◆ What is required ◆
For every line in the listing below that contains the word "order", add one to the tally. State the final number and nothing else.

◆ Task inputs ◆
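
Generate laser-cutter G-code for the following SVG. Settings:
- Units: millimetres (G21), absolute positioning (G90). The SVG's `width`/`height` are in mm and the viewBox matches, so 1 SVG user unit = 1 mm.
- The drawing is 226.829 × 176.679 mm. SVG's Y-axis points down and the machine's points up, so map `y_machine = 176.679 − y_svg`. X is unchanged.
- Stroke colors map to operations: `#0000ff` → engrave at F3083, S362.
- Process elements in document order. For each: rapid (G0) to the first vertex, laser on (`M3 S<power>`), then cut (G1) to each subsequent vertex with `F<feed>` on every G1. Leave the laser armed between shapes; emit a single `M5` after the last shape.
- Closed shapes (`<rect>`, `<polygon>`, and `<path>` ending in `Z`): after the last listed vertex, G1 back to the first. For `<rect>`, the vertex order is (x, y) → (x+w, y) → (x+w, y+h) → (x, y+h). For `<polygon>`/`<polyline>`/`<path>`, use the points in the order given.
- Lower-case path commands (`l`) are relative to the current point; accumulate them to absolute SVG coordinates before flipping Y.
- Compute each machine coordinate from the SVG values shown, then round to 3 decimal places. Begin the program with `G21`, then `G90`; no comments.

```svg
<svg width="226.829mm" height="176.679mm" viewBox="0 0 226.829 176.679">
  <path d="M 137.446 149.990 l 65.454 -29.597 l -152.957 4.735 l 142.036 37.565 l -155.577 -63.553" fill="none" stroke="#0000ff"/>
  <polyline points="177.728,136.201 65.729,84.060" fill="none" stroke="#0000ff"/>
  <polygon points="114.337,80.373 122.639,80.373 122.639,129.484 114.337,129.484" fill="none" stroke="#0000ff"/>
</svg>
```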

◆ Your solution ◆
2